Assigned task:
The records follow. Copy each one exactly.

Stored data entries:
════════════════

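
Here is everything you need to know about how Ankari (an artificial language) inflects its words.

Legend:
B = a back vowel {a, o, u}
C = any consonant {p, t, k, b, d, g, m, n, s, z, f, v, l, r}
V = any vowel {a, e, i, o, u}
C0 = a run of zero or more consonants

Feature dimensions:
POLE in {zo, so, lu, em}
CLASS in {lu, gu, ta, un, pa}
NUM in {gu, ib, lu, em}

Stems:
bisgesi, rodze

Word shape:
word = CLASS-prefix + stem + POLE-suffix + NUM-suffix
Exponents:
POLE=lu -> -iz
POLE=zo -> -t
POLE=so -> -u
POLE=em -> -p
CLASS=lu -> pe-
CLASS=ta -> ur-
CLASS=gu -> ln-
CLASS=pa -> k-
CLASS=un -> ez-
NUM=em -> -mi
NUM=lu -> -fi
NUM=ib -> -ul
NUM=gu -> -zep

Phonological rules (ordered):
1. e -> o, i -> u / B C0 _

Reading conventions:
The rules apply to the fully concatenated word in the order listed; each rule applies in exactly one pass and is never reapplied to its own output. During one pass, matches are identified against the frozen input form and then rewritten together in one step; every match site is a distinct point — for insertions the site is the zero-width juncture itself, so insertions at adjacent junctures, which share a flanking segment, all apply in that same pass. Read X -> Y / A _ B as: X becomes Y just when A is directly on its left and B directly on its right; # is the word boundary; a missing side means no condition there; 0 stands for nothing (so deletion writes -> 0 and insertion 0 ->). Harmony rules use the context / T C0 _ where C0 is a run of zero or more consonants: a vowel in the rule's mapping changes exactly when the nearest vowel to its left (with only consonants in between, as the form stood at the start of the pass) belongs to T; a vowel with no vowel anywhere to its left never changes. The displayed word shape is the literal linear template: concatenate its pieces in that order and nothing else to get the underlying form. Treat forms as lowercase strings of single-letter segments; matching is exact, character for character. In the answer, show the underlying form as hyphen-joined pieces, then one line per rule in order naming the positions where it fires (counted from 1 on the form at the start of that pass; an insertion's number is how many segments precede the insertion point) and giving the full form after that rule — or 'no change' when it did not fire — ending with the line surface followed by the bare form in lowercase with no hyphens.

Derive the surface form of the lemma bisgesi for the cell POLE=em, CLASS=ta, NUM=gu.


underlying: ur-bisgesi-p-zep
1. e -> o, i -> u / B C0 _: fires at position(s) 4: urbusgesipzep
surface: urbusgesipzep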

════════════════

Reply:
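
Here is everything you need to know about how Ankari (an artificial language) inflects its words.

Legend:
B = a back vowel {a, o, u}
C = any consonant {p, t, k, b, d, g, m, n, s, z, f, v, l, r}
V = any vowel {a, e, i, o, u}
C0 = a run of zero or more consonants

Feature dimensions:
POLE in {zo, so, lu, em}
CLASS in {lu, gu, ta, un, pa}
NUM in {gu, ib, lu, em}

Stems:
bisgesi, rodze

Word shape:
word = CLASS-prefix + stem + POLE-suffix + NUM-suffix
Exponents:
POLE=lu -> -iz
POLE=zo -> -t
POLE=so -> -u
POLE=em -> -p
CLASS=lu -> pe-
CLASS=ta -> ur-
CLASS=gu -> ln-
CLASS=pa -> k-
CLASS=un -> ez-
NUM=em -> -mi
NUM=lu -> -fi
NUM=ib -> -ul
NUM=gu -> -zep

Phonological rules (ordered):
1. e -> o, i -> u / B C0 _

Reading conventions:
The rules apply to the fully concatenated word in the order listed; each rule applies in exactly one pass and is never reapplied to its own output. During one pass, matches are identified against the frozen input form and then rewritten together in one step; every match site is a distinct point — for insertions the site is the zero-width juncture itself, so insertions at adjacent junctures, which share a flanking segment, all apply in that same pass. Read X -> Y / A _ B as: X becomes Y just when A is directly on its left and B directly on its right; # is the word boundary; a missing side means no condition there; 0 stands for nothing (so deletion writes -> 0 and insertion 0 ->). Harmony rules use the context / T C0 _ where C0 is a run of zero or more consonants: a vowel in the rule's mapping changes exactly when the nearest vowel to its left (with only consonants in between, as the form stood at the start of the pass) belongs to T; a vowel with no vowel anywhere to its left never changes. The displayed word shape is the literal linear template: concatenate its pieces in that order and nothing else to get the underlying form. Treat forms as lowercase strings of single-letter segments; matching is exact, character for character. In the answer, show the underlying form as hyphen-joined pieces, then one line per rule in order naming the positions where it fires (counted from 1 on the form at the start of that pass; an insertion's number is how many segments precede the insertion point) and giving the full form after that rule — or 'no change' when it did not fire — ending with the line surface followed by the bare form in lowercase with no hyphens.

Derive the surface form of the lemma bisgesi for the cell POLE=em, CLASS=ta, NUM=gu.


underlying: ur-bisgesi-p-zep
1. e -> o, i -> u / B C0 _: fires at position(s) 4: urbusgesipzep
surface: urbusgesipzep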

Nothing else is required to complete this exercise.